• [Activity]: In the entries below, find the line with "Arrival count |" and the line with "Carry out a". Return those two lines and all lines between them, exactly.

Collected data
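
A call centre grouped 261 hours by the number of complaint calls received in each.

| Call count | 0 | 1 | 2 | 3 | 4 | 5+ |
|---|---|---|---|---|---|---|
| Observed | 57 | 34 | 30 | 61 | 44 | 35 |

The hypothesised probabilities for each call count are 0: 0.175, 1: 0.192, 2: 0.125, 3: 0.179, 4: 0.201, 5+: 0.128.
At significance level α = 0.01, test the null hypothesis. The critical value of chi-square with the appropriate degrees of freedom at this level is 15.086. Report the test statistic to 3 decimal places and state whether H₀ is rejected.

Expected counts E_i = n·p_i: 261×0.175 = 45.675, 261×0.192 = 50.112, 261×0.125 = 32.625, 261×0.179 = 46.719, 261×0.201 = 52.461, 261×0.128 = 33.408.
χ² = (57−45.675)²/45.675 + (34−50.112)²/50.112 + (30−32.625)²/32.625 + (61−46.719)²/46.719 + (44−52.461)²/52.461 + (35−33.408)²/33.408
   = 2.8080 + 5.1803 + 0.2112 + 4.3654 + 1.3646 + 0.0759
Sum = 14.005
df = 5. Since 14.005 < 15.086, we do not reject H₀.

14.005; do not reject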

==

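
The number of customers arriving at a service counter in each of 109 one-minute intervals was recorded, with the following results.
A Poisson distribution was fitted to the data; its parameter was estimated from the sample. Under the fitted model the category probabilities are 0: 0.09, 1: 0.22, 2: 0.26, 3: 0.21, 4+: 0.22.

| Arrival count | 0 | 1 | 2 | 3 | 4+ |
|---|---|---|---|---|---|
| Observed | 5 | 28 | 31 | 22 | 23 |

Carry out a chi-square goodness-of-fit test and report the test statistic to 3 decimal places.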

• [Your response]:
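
| Arrival count | 0 | 1 | 2 | 3 | 4+ |
|---|---|---|---|---|---|
| Observed | 5 | 28 | 31 | 22 | 23 |

Carry out a chi-square goodness-of-fit test and report the test statistic to 3 decimal places.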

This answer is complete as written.